» **Work task**
Take the material below and output exactly the run of lines from the one containing "Answer: -3231197/2750 - √59/2750 ≈ -1175.0" down to the one containing "Answer: -254724", with both included.

» **Input**

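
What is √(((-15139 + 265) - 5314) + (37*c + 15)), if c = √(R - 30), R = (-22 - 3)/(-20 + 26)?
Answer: √(-726228 + 222*I*√1230)/6 ≈ 0.76134 + 142.03*I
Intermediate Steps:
R = -25/6 ≈ -4.1667
c = I*√1230/6 (c = √(-25/6 - 30) = √(-205/6) = I*√1230/6 ≈ 5.8452*I)
√(((-15139 + 265) - 5314) + (37*c + 15)) = √(((-15139 + 265) - 5314) + (37*(I*√1230/6) + 15)) = √((-14874 - 5314) + (37*I*√1230/6 + 15)) = √(-20188 + (15 + 37*I*√1230/6)) = √(-20173 + 37*I*√1230/6)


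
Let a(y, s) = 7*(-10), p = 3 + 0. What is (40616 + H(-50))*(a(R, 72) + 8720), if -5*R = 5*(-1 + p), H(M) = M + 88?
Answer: 351657100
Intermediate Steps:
p = 3
H(M) = 88 + M
R = -2 (R = -(-1 + 3) = -2 ≈ -2.0000)
a(y, s) = -70
(40616 + H(-50))*(a(R, 72) + 8720) = (40616 + (88 - 50))*(-70 + 8720) = (40616 + 38)*8650 = 40654*8650 = 351657100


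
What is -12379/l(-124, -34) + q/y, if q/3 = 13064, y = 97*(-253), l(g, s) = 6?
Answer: -13218617/6402 ≈ -2064.8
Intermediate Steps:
y = -24541
q = 39192 (q = 3*13064 = 39192)
-12379/l(-124, -34) + q/y = -12379/6 + 39192/(-24541) = -12379*⅙ + 39192*(-1/24541) = -12379/6 - 1704/1067 = -13218617/6402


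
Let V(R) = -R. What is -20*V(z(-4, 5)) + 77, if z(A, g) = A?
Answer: -3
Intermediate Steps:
-20*V(z(-4, 5)) + 77 = -(-20)*(-4) + 77 = -20*4 + 77 = -80 + 77 = -3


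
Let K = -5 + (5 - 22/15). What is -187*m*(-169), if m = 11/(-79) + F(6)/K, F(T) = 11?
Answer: -38144821/158 ≈ -2.4142e+5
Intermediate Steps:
K = -22/15 (K = -5 + (5 - 22/15) = -5 + 53/15 = -22/15 ≈ -1.4667)
m = -1207/158 (m = 11/(-79) + 11/(-22/15) = 11*(-1/79) + 11*(-15/22) = -11/79 - 15/2 = -1207/158 ≈ -7.6392)
-187*m*(-169) = -187*(-1207/158)*(-169) = (225709/158)*(-169) = -38144821/158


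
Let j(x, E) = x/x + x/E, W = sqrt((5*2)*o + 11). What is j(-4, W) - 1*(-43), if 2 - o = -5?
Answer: 392/9 ≈ 43.556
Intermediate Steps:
o = 7 (o = 2 - 1*(-5) = 2 + 5 = 7)
W = 9 (W = sqrt((5*2)*7 + 11) = sqrt(10*7 + 11) = sqrt(70 + 11) = sqrt(81) = 9)
j(x, E) = 1 + x/E
j(-4, W) - 1*(-43) = (9 - 4)/9 - 1*(-43) = (1/9)*5 + 43 = 5/9 + 43 = 392/9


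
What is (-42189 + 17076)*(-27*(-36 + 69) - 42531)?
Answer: 1090456686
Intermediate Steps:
(-42189 + 17076)*(-27*(-36 + 69) - 42531) = -25113*(-27*33 - 42531) = -25113*(-891 - 42531) = -25113*(-43422) = 1090456686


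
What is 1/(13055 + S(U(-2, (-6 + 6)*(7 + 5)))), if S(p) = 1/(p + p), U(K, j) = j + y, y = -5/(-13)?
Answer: 10/130563 ≈ 7.6591e-5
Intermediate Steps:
y = 5/13 (y = -5*(-1/13) = 5/13 ≈ 0.38462)
U(K, j) = 5/13 + j (U(K, j) = j + 5/13 = 5/13 + j)
S(p) = 1/(2*p)
1/(13055 + S(U(-2, (-6 + 6)*(7 + 5)))) = 1/(13055 + 1/(2*(5/13 + (-6 + 6)*(7 + 5)))) = 1/(13055 + 1/(2*(5/13 + 0*12))) = 1/(13055 + 1/(2*(5/13 + 0))) = 1/(13055 + 1/(2*(5/13))) = 1/(13055 + (1/2)*(13/5)) = 1/(13055 + 13/10) = 1/(130563/10) = 10/130563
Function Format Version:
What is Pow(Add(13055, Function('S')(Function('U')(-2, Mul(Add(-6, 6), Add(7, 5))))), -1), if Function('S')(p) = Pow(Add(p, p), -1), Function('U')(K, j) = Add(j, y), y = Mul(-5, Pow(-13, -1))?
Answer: Rational(10, 130563) ≈ 7.6591e-5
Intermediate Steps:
y = Rational(5, 13) (y = Mul(-5, Rational(-1, 13)) = Rational(5, 13) ≈ 0.38462)
Function('U')(K, j) = Add(Rational(5, 13), j) (Function('U')(K, j) = Add(j, Rational(5, 13)) = Add(Rational(5, 13), j))
Function('S')(p) = Mul(Rational(1, 2), Pow(p, -1)) (Function('S')(p) = Pow(Mul(2, p), -1) = Mul(Rational(1, 2), Pow(p, -1)))
Pow(Add(13055, Function('S')(Function('U')(-2, Mul(Add(-6, 6), Add(7, 5))))), -1) = Pow(Add(13055, Mul(Rational(1, 2), Pow(Add(Rational(5, 13), Mul(Add(-6, 6), Add(7, 5))), -1))), -1) = Pow(Add(13055, Mul(Rational(1, 2), Pow(Add(Rational(5, 13), Mul(0, 12)), -1))), -1) = Pow(Add(13055, Mul(Rational(1, 2), Pow(Add(Rational(5, 13), 0), -1))), -1) = Pow(Add(13055, Mul(Rational(1, 2), Pow(Rational(5, 13), -1))), -1) = Pow(Add(13055, Mul(Rational(1, 2), Rational(13, 5))), -1) = Pow(Add(13055, Rational(13, 10)), -1) = Pow(Rational(130563, 10), -1) = Rational(10, 130563)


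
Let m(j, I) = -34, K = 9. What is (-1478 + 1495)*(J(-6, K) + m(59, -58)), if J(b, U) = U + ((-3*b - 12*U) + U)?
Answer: -1802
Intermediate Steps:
J(b, U) = -10*U - 3*b (J(b, U) = U + ((-12*U - 3*b) + U) = U + (-11*U - 3*b) = -10*U - 3*b)
(-1478 + 1495)*(J(-6, K) + m(59, -58)) = (-1478 + 1495)*((-10*9 - 3*(-6)) - 34) = 17*((-90 + 18) - 34) = 17*(-72 - 34) = 17*(-106) = -1802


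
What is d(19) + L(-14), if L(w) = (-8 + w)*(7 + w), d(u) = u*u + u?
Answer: 534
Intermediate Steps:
d(u) = u + u² (d(u) = u² + u = u + u²)
d(19) + L(-14) = 19*(1 + 19) + (-56 + (-14)² - 1*(-14)) = 19*20 + (-56 + 196 + 14) = 380 + 154 = 534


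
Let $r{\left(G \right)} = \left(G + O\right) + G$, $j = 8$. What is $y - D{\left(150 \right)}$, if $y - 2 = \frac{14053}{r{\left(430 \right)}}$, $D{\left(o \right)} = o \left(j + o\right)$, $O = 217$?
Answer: $- \frac{25508693}{1077} \approx -23685.0$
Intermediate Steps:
$r{\left(G \right)} = 217 + 2 G$ ($r{\left(G \right)} = \left(G + 217\right) + G = \left(217 + G\right) + G = 217 + 2 G$)
$D{\left(o \right)} = o \left(8 + o\right)$
$y = \frac{16207}{1077}$ ($y = 2 + \frac{14053}{217 + 2 \cdot 430} = 2 + \frac{14053}{217 + 860} = 2 + \frac{14053}{1077} = \frac{16207}{1077} \approx 15.048$)
$y - D{\left(150 \right)} = \frac{16207}{1077} - 150 \left(8 + 150\right) = \frac{16207}{1077} - 150 \cdot 158 = \frac{16207}{1077} - 23700 = - \frac{25508693}{1077}$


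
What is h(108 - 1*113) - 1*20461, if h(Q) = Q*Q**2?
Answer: -20586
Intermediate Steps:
h(Q) = Q**3
h(108 - 1*113) - 1*20461 = (108 - 1*113)**3 - 1*20461 = (108 - 113)**3 - 20461 = (-5)**3 - 20461 = -125 - 20461 = -20586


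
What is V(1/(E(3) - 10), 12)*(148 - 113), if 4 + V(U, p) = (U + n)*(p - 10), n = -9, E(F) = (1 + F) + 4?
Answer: -805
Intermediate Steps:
E(F) = 5 + F
V(U, p) = -4 + (-10 + p)*(-9 + U) (V(U, p) = -4 + (U - 9)*(p - 10) = -4 + (-9 + U)*(-10 + p) = -4 + (-10 + p)*(-9 + U))
V(1/(E(3) - 10), 12)*(148 - 113) = (86 - 10/((5 + 3) - 10) - 9*12 + 12/((5 + 3) - 10))*(148 - 113) = (86 - 10/(8 - 10) - 108 + 12/(8 - 10))*35 = (86 - 10/(-2) - 108 + 12/(-2))*35 = (86 - 10*(-½) - 108 - ½*12)*35 = (86 + 5 - 108 - 6)*35 = -23*35 = -805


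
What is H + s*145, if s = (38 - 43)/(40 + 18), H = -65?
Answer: -155/2 ≈ -77.500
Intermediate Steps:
s = -5/58 ≈ -0.086207
H + s*145 = -65 - 5/58*145 = -65 - 25/2 = -155/2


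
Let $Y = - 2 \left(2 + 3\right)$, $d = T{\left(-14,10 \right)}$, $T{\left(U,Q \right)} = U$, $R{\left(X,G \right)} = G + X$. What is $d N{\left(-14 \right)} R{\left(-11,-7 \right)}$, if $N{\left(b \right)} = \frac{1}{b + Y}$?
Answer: $- \frac{21}{2} \approx -10.5$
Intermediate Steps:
$d = -14$
$Y = -10$ ($Y = \left(-2\right) 5 = -10$)
$N{\left(b \right)} = \frac{1}{-10 + b}$ ($N{\left(b \right)} = \frac{1}{b - 10} = \frac{1}{-10 + b}$)
$d N{\left(-14 \right)} R{\left(-11,-7 \right)} = - \frac{14}{-10 - 14} \left(-7 - 11\right) = - \frac{14}{-24} \left(-18\right) = \left(-14\right) \left(- \frac{1}{24}\right) \left(-18\right) = \frac{7}{12} \left(-18\right) = - \frac{21}{2}$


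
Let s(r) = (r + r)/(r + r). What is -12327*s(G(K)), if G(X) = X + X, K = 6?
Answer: -12327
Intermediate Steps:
G(X) = 2*X
s(r) = 1 (s(r) = (2*r)/((2*r)) = (2*r)*(1/(2*r)) = 1)
-12327*s(G(K)) = -12327*1 = -12327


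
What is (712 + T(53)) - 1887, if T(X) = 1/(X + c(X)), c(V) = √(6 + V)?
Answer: -3231197/2750 - √59/2750 ≈ -1175.0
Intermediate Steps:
T(X) = 1/(X + √(6 + X))
(712 + T(53)) - 1887 = (712 + 1/(53 + √(6 + 53))) - 1887 = (712 + 1/(53 + √59)) - 1887 = -1175 + 1/(53 + √59)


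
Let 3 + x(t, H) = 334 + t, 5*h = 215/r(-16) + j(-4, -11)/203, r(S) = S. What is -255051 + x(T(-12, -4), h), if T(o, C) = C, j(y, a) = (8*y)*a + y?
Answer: -254724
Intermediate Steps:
j(y, a) = y + 8*a*y (j(y, a) = 8*a*y + y = y + 8*a*y)
h = -1313/560 (h = (215/(-16) - 4*(1 + 8*(-11))/203)/5 = (215*(-1/16) - 4*(1 - 88)*(1/203))/5 = (-215/16 - 4*(-87)*(1/203))/5 = (-215/16 + 348*(1/203))/5 = (-215/16 + 12/7)/5 = (1/5)*(-1313/112) = -1313/560 ≈ -2.3446)
x(t, H) = 331 + t (x(t, H) = -3 + (334 + t) = 331 + t)
-255051 + x(T(-12, -4), h) = -255051 + (331 - 4) = -255051 + 327 = -254724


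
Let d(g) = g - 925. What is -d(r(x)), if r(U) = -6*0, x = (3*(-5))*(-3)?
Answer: 925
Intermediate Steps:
x = 45 (x = -15*(-3) = 45)
r(U) = 0
d(g) = -925 + g
-d(r(x)) = -(-925 + 0) = -1*(-925) = 925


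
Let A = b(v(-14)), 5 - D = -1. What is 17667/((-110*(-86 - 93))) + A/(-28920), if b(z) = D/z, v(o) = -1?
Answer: 8517463/9490580 ≈ 0.89746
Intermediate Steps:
D = 6 (D = 5 - 1*(-1) = 5 + 1 = 6)
b(z) = 6/z
A = -6 (A = 6/(-1) = 6*(-1) = -6)
17667/((-110*(-86 - 93))) + A/(-28920) = 17667/((-110*(-86 - 93))) - 6/(-28920) = 17667/((-110*(-179))) - 6*(-1/28920) = 17667/19690 + 1/4820 = 8517463/9490580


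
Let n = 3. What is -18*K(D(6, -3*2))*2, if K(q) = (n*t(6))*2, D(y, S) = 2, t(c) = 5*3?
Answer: -3240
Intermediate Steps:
t(c) = 15
K(q) = 90 (K(q) = (3*15)*2 = 45*2 = 90)
-18*K(D(6, -3*2))*2 = -18*90*2 = -1620*2 = -3240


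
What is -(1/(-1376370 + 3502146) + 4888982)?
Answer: -10392880600033/2125776 ≈ -4.8890e+6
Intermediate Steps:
-(1/(-1376370 + 3502146) + 4888982) = -(1/2125776 + 4888982) = -1*10392880600033/2125776 = -10392880600033/2125776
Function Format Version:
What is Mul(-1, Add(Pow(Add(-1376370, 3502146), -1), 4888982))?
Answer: Rational(-10392880600033, 2125776) ≈ -4.8890e+6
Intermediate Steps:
Mul(-1, Add(Pow(Add(-1376370, 3502146), -1), 4888982)) = Mul(-1, Add(Pow(2125776, -1), 4888982)) = Mul(-1, Add(Rational(1, 2125776), 4888982)) = Mul(-1, Rational(10392880600033, 2125776)) = Rational(-10392880600033, 2125776)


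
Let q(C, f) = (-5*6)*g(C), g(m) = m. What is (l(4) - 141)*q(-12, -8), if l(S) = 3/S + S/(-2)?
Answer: -51210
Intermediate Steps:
q(C, f) = -30*C (q(C, f) = (-5*6)*C = -30*C)
l(S) = 3/S - S/2 (l(S) = 3/S + S*(-½) = 3/S - S/2)
(l(4) - 141)*q(-12, -8) = ((3/4 - ½*4) - 141)*(-30*(-12)) = ((3*(¼) - 2) - 141)*360 = ((¾ - 2) - 141)*360 = (-5/4 - 141)*360 = -569/4*360 = -51210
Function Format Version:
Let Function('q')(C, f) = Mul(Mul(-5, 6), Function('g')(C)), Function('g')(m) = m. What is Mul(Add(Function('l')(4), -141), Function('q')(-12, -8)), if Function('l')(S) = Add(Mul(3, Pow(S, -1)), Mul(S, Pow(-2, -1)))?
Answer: -51210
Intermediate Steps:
Function('q')(C, f) = Mul(-30, C) (Function('q')(C, f) = Mul(Mul(-5, 6), C) = Mul(-30, C))
Function('l')(S) = Add(Mul(3, Pow(S, -1)), Mul(Rational(-1, 2), S)) (Function('l')(S) = Add(Mul(3, Pow(S, -1)), Mul(S, Rational(-1, 2))) = Add(Mul(3, Pow(S, -1)), Mul(Rational(-1, 2), S)))
Mul(Add(Function('l')(4), -141), Function('q')(-12, -8)) = Mul(Add(Add(Mul(3, Pow(4, -1)), Mul(Rational(-1, 2), 4)), -141), Mul(-30, -12)) = Mul(Add(Add(Mul(3, Rational(1, 4)), -2), -141), 360) = Mul(Add(Add(Rational(3, 4), -2), -141), 360) = Mul(Add(Rational(-5, 4), -141), 360) = Mul(Rational(-569, 4), 360) = -51210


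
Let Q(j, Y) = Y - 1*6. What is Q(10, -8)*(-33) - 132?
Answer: 330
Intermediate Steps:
Q(j, Y) = -6 + Y (Q(j, Y) = Y - 6 = -6 + Y)
Q(10, -8)*(-33) - 132 = (-6 - 8)*(-33) - 132 = -14*(-33) - 132 = 462 - 132 = 330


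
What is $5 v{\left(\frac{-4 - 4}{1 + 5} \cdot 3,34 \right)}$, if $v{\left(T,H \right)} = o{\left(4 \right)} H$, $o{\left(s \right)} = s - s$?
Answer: $0$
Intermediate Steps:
$o{\left(s \right)} = 0$
$v{\left(T,H \right)} = 0$ ($v{\left(T,H \right)} = 0 H = 0$)
$5 v{\left(\frac{-4 - 4}{1 + 5} \cdot 3,34 \right)} = 5 \cdot 0 = 0$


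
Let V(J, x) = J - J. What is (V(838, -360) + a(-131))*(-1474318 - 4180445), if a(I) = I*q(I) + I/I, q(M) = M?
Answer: -97047042606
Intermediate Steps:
V(J, x) = 0
a(I) = 1 + I² (a(I) = I*I + I/I = I² + 1 = 1 + I²)
(V(838, -360) + a(-131))*(-1474318 - 4180445) = (0 + (1 + (-131)²))*(-1474318 - 4180445) = (0 + (1 + 17161))*(-5654763) = (0 + 17162)*(-5654763) = 17162*(-5654763) = -97047042606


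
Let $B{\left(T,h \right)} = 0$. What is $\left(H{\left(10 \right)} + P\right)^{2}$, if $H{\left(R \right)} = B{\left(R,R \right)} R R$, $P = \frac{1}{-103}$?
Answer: $\frac{1}{10609} \approx 9.426 \cdot 10^{-5}$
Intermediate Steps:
$P = - \frac{1}{103} \approx -0.0097087$
$H{\left(R \right)} = 0$ ($H{\left(R \right)} = 0 R R = 0 R = 0$)
$\left(H{\left(10 \right)} + P\right)^{2} = \left(0 - \frac{1}{103}\right)^{2} = \left(- \frac{1}{103}\right)^{2} = \frac{1}{10609}$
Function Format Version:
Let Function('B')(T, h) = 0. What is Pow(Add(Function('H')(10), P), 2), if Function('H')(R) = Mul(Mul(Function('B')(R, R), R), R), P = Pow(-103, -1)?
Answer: Rational(1, 10609) ≈ 9.4260e-5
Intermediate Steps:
P = Rational(-1, 103) ≈ -0.0097087
Function('H')(R) = 0 (Function('H')(R) = Mul(Mul(0, R), R) = Mul(0, R) = 0)
Pow(Add(Function('H')(10), P), 2) = Pow(Add(0, Rational(-1, 103)), 2) = Pow(Rational(-1, 103), 2) = Rational(1, 10609)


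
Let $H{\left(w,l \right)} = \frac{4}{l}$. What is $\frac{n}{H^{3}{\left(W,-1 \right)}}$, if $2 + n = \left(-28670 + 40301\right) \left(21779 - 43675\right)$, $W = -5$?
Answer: $\frac{127336189}{32} \approx 3.9793 \cdot 10^{6}$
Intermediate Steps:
$n = -254672378$ ($n = -2 + \left(-28670 + 40301\right) \left(21779 - 43675\right) = -2 + 11631 \left(-21896\right) = -2 - 254672376 = -254672378$)
$\frac{n}{H^{3}{\left(W,-1 \right)}} = - \frac{254672378}{\left(\frac{4}{-1}\right)^{3}} = - \frac{254672378}{\left(4 \left(-1\right)\right)^{3}} = - \frac{254672378}{\left(-4\right)^{3}} = - \frac{254672378}{-64} = \left(-254672378\right) \left(- \frac{1}{64}\right) = \frac{127336189}{32}$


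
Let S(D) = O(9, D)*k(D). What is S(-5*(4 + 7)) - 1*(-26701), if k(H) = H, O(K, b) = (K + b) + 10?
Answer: 28681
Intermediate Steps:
O(K, b) = 10 + K + b
S(D) = D*(19 + D) (S(D) = (10 + 9 + D)*D = (19 + D)*D = D*(19 + D))
S(-5*(4 + 7)) - 1*(-26701) = (-5*(4 + 7))*(19 - 5*(4 + 7)) - 1*(-26701) = (-5*11)*(19 - 5*11) + 26701 = -55*(19 - 55) + 26701 = -55*(-36) + 26701 = 1980 + 26701 = 28681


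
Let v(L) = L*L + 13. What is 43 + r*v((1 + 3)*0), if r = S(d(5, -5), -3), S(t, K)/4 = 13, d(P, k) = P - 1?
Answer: 719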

» **Solution to this task**
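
Answer: -3231197/2750 - √59/2750 ≈ -1175.0
Intermediate Steps:
T(X) = 1/(X + √(6 + X))
(712 + T(53)) - 1887 = (712 + 1/(53 + √(6 + 53))) - 1887 = (712 + 1/(53 + √59)) - 1887 = -1175 + 1/(53 + √59)


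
Let 3 + x(t, H) = 334 + t, 5*h = 215/r(-16) + j(-4, -11)/203, r(S) = S. What is -255051 + x(T(-12, -4), h), if T(o, C) = C, j(y, a) = (8*y)*a + y?
Answer: -254724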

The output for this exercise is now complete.